→ **TASK DESCRIPTION**
Return, in their exact form, the lines that lie between the start of the data below and the line containing "60+ | 2400 |", with both ends included.

(Records from a data source)
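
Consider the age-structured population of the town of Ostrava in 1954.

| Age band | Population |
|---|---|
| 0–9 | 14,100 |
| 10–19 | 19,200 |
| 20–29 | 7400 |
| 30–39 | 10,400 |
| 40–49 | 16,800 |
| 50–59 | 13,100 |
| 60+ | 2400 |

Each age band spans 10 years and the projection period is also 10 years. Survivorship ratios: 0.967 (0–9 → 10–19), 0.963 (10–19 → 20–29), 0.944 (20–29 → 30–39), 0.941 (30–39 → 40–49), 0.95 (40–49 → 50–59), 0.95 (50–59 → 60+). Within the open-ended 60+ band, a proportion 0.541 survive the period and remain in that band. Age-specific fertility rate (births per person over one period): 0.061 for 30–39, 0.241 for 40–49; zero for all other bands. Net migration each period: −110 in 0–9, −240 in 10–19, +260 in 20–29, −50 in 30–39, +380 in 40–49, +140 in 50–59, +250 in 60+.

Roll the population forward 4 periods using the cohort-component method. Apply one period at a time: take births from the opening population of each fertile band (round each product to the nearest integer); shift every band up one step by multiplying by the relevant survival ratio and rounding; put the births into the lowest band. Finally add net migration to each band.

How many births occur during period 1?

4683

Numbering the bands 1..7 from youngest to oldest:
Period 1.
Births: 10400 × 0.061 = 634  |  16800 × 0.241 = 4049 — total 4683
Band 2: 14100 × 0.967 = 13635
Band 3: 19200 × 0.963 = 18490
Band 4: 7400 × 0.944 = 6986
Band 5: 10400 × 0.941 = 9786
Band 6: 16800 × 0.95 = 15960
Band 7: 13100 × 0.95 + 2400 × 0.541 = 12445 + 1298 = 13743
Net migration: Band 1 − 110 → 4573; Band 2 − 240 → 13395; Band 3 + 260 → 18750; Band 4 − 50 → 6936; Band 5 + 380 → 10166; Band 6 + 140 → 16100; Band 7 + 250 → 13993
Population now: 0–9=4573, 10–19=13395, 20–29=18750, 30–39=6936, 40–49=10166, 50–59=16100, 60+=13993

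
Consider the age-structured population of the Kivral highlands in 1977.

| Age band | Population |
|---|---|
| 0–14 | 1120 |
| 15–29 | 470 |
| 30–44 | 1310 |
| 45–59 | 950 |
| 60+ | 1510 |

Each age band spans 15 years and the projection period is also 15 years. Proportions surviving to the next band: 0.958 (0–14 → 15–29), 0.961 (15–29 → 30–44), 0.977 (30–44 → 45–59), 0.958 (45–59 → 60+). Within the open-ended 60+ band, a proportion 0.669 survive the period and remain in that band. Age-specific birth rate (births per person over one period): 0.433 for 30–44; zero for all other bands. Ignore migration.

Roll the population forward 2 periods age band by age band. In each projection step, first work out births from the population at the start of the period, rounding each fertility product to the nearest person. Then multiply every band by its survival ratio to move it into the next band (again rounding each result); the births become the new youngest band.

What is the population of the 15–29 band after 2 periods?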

→ **COMPLETED EXERCISE**
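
Consider the age-structured population of the town of Ostrava in 1954.

| Age band | Population |
|---|---|
| 0–9 | 14,100 |
| 10–19 | 19,200 |
| 20–29 | 7400 |
| 30–39 | 10,400 |
| 40–49 | 16,800 |
| 50–59 | 13,100 |
| 60+ | 2400 |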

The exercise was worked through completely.